> [PROBLEM DESCRIPTION]:
Where in the entries below does "alphabet" appear? Copy every line that has it.

Stored data entries
******************************
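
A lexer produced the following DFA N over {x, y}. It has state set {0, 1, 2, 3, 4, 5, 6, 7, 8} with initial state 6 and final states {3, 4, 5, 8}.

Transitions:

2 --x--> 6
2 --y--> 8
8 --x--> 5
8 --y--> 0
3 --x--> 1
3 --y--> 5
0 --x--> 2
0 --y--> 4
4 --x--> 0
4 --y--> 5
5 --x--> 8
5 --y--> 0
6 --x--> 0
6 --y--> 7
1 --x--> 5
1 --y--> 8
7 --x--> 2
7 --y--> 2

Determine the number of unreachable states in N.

No path from 6 leads to 1, 3; the other 7 states are all reachable.

2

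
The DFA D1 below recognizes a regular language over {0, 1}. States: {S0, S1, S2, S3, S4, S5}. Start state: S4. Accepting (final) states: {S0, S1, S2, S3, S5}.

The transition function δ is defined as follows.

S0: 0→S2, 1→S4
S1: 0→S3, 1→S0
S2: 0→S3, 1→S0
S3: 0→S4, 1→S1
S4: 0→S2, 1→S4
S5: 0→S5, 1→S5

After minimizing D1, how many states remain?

First remove the unreachable states {S5}; 5 states remain.
Start with accepting vs non-accepting: {S0,S1,S2,S3} | {S4}.
Refine {S0,S1,S2,S3} on symbol 0: members go to different blocks, giving {S0,S1,S2} and {S3}.
On input 0, block {S0,S1,S2} splits into {S1,S2} and {S0}.
Stable partition: {S1,S2} | {S4} | {S3} | {S0} — 4 equivalence classes.

4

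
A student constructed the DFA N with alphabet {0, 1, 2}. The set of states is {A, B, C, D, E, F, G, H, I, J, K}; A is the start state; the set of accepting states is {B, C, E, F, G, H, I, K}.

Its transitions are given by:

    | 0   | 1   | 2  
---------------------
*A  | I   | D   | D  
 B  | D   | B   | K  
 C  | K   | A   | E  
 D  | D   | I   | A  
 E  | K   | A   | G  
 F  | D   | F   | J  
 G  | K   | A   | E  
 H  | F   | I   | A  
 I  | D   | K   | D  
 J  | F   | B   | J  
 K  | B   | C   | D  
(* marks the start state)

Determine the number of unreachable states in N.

3

Starting at A and following transitions, the reachable set is {A, B, C, D, E, G, I, K}. That leaves F, H, J unreachable — 3 in total.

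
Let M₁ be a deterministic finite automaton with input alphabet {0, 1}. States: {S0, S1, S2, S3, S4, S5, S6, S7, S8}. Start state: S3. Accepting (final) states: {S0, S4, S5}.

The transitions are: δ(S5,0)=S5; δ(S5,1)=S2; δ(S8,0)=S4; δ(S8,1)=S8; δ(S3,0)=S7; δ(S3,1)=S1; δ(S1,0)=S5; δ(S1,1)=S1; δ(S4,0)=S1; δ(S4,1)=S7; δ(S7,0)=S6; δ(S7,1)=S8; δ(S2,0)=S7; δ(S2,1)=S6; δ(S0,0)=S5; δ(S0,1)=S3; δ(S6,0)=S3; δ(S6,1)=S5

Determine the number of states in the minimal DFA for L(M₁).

States {S0} cannot be reached from the start state, so discard them.
Initial partition by acceptance: {S4,S5} | {S1,S2,S3,S6,S7,S8}.
Split {S4,S5} by δ(·,0) → {S4} and {S5}.
On input 0, block {S1,S2,S3,S6,S7,S8} splits into {S2,S3,S6,S7} and {S1} and {S8}.
Refine {S2,S3,S6,S7} on symbol 1: members go to different blocks, giving {S2} and {S3} and {S6} and {S7}.
The partition is now stable with 8 blocks: {S4} | {S2} | {S5} | {S1} | {S8} | {S3} | {S6} | {S7}.

8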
******************************
> [WORKED SOLUTION]:
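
A student constructed the DFA N with alphabet {0, 1, 2}. The set of states is {A, B, C, D, E, F, G, H, I, J, K}; A is the start state; the set of accepting states is {B, C, E, F, G, H, I, K}.
Let M₁ be a deterministic finite automaton with input alphabet {0, 1}. States: {S0, S1, S2, S3, S4, S5, S6, S7, S8}. Start state: S3. Accepting (final) states: {S0, S4, S5}.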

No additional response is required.